- _Brief_
What you give back must match the records below word for word.

(Stored items)
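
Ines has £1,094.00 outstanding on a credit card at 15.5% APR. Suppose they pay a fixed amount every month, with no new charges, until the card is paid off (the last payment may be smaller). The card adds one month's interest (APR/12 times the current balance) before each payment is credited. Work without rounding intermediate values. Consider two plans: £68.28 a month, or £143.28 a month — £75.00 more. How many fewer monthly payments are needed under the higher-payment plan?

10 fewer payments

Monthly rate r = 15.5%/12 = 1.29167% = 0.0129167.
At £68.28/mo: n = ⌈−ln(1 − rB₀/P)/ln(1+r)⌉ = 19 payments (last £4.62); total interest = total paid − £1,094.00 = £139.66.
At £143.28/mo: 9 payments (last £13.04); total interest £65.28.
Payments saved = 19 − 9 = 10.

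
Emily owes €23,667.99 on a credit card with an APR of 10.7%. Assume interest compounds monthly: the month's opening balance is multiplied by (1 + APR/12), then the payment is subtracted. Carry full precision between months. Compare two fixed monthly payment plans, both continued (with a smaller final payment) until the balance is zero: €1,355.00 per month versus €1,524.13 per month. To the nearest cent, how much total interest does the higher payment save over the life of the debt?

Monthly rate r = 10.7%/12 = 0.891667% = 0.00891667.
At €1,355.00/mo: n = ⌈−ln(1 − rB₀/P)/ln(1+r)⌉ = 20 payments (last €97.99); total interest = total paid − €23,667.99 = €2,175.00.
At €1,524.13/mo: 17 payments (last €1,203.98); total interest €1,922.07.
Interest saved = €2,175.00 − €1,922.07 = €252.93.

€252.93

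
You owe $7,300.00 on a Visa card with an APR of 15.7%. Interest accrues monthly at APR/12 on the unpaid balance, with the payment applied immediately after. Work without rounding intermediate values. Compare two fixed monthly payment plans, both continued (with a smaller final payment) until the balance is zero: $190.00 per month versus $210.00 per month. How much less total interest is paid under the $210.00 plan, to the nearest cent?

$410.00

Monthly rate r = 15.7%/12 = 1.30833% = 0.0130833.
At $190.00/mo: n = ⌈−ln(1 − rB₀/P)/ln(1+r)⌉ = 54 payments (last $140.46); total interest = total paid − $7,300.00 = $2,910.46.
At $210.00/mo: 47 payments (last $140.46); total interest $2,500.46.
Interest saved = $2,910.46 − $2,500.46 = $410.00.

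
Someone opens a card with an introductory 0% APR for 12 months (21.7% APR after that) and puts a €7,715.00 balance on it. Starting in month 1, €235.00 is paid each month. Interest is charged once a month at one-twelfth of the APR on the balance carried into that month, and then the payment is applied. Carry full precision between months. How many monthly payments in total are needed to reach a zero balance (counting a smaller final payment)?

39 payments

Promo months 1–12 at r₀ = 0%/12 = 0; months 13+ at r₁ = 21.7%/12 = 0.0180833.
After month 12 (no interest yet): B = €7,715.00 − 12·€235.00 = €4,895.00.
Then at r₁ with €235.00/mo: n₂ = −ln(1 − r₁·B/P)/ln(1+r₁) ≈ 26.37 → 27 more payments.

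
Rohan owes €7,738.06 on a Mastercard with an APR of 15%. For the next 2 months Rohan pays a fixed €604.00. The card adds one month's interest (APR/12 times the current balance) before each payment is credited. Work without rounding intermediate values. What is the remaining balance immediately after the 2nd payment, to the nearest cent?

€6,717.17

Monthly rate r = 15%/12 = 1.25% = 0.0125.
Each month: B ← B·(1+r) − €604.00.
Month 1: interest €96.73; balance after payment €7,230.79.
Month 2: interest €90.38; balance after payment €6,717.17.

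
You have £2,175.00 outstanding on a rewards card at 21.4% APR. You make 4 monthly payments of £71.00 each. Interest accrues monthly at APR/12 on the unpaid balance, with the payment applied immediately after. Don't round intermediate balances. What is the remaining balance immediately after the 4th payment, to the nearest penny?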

- _Exercise output_
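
Ines has £1,094.00 outstanding on a credit card at 15.5% APR. Suppose they pay a fixed amount every month, with no new charges, until the card is paid off (the last payment may be smaller). The card adds one month's interest (APR/12 times the current balance) before each payment is credited. Work without rounding intermediate values. Consider two plans: £68.28 a month, or £143.28 a month — £75.00 more. How many fewer monthly payments are needed under the higher-payment plan?

10 fewer payments

Monthly rate r = 15.5%/12 = 1.29167% = 0.0129167.
At £68.28/mo: n = ⌈−ln(1 − rB₀/P)/ln(1+r)⌉ = 19 payments (last £4.62); total interest = total paid − £1,094.00 = £139.66.
At £143.28/mo: 9 payments (last £13.04); total interest £65.28.
Payments saved = 19 − 9 = 10.

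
Emily owes €23,667.99 on a credit card with an APR of 10.7%. Assume interest compounds monthly: the month's opening balance is multiplied by (1 + APR/12), then the payment is subtracted. Carry full precision between months. Compare two fixed monthly payment plans, both continued (with a smaller final payment) until the balance is zero: €1,355.00 per month versus €1,524.13 per month. To the nearest cent, how much total interest does the higher payment save over the life of the debt?

Monthly rate r = 10.7%/12 = 0.891667% = 0.00891667.
At €1,355.00/mo: n = ⌈−ln(1 − rB₀/P)/ln(1+r)⌉ = 20 payments (last €97.99); total interest = total paid − €23,667.99 = €2,175.00.
At €1,524.13/mo: 17 payments (last €1,203.98); total interest €1,922.07.
Interest saved = €2,175.00 − €1,922.07 = €252.93.

€252.93

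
You owe $7,300.00 on a Visa card with an APR of 15.7%. Interest accrues monthly at APR/12 on the unpaid balance, with the payment applied immediately after. Work without rounding intermediate values. Compare two fixed monthly payment plans, both continued (with a smaller final payment) until the balance is zero: $190.00 per month versus $210.00 per month. How much less total interest is paid under the $210.00 plan, to the nearest cent?

$410.00

Monthly rate r = 15.7%/12 = 1.30833% = 0.0130833.
At $190.00/mo: n = ⌈−ln(1 − rB₀/P)/ln(1+r)⌉ = 54 payments (last $140.46); total interest = total paid − $7,300.00 = $2,910.46.
At $210.00/mo: 47 payments (last $140.46); total interest $2,500.46.
Interest saved = $2,910.46 − $2,500.46 = $410.00.

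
Someone opens a card with an introductory 0% APR for 12 months (21.7% APR after that) and puts a €7,715.00 balance on it. Starting in month 1, €235.00 is paid each month. Interest is charged once a month at one-twelfth of the APR on the balance carried into that month, and then the payment is applied. Carry full precision between months. How many monthly payments in total are needed to reach a zero balance (counting a smaller final payment)?

39 payments

Promo months 1–12 at r₀ = 0%/12 = 0; months 13+ at r₁ = 21.7%/12 = 0.0180833.
After month 12 (no interest yet): B = €7,715.00 − 12·€235.00 = €4,895.00.
Then at r₁ with €235.00/mo: n₂ = −ln(1 − r₁·B/P)/ln(1+r₁) ≈ 26.37 → 27 more payments.

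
Rohan owes €7,738.06 on a Mastercard with an APR of 15%. For the next 2 months Rohan pays a fixed €604.00. The card adds one month's interest (APR/12 times the current balance) before each payment is credited. Work without rounding intermediate values. What is the remaining balance immediately after the 2nd payment, to the nearest cent?

€6,717.17

Monthly rate r = 15%/12 = 1.25% = 0.0125.
Each month: B ← B·(1+r) − €604.00.
Month 1: interest €96.73; balance after payment €7,230.79.
Month 2: interest €90.38; balance after payment €6,717.17.

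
You have £2,175.00 outstanding on a rewards card at 21.4% APR. You make 4 monthly payments of £71.00 each. Interest accrues monthly at APR/12 on the unpaid balance, with the payment applied immediately after. Don't round intermediate balances. What is the remaining balance immediately after the 4th payment, to the nearest penny?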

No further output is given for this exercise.